Top of Information

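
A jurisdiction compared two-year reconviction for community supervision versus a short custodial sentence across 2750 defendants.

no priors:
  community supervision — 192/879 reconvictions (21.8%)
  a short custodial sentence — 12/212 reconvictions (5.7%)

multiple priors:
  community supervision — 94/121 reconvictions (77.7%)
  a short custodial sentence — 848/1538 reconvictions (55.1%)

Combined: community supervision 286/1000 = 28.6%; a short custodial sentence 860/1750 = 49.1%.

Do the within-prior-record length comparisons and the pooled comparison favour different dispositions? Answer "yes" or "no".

Within each prior-record length level (no priors 21.8% vs 5.7%; multiple priors 77.7% vs 55.1%), a short custodial sentence has the lower rate every time. Pooled: 28.6% vs 49.1% — community supervision has the lower rate overall. The two comparisons disagree.

yes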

Bottom of Information

* Exercise prompt:
Taking the lines above, repeat exactly those from the line that contains "a short custodial sentence — 12/212" through the line that contains "Combined: community supervision", and both of those lines as well. Include nothing else.

* Result for this exercise:
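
  a short custodial sentence — 12/212 reconvictions (5.7%)

multiple priors:
  community supervision — 94/121 reconvictions (77.7%)
  a short custodial sentence — 848/1538 reconvictions (55.1%)

Combined: community supervision 286/1000 = 28.6%; a short custodial sentence 860/1750 = 49.1%.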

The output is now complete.